## PROBLEM DETAILS
Transcribe the data in full, keeping each line exactly as it appears.

## RECORDS SUPPLIED
'''

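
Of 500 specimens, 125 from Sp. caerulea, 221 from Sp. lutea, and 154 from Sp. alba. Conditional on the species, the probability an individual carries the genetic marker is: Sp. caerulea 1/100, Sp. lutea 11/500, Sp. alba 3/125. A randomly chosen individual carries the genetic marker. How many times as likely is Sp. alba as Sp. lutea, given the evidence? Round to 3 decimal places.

0.760

Prior × likelihood for each hypothesis:
  Sp. caerulea: 0.25 × 0.01 = 0.0025
  Sp. lutea: 0.442 × 0.022 = 0.009724
  Sp. alba: 0.308 × 0.024 = 0.007392
Total = 0.019616.
The ratio is 0.007392 / 0.009724 (the normalizer cancels) = 0.760.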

'''

## EXPECTED ANSWER
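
Of 500 specimens, 125 from Sp. caerulea, 221 from Sp. lutea, and 154 from Sp. alba. Conditional on the species, the probability an individual carries the genetic marker is: Sp. caerulea 1/100, Sp. lutea 11/500, Sp. alba 3/125. A randomly chosen individual carries the genetic marker. How many times as likely is Sp. alba as Sp. lutea, given the evidence? Round to 3 decimal places.

0.760

Prior × likelihood for each hypothesis:
  Sp. caerulea: 0.25 × 0.01 = 0.0025
  Sp. lutea: 0.442 × 0.022 = 0.009724
  Sp. alba: 0.308 × 0.024 = 0.007392
Total = 0.019616.
The ratio is 0.007392 / 0.009724 (the normalizer cancels) = 0.760.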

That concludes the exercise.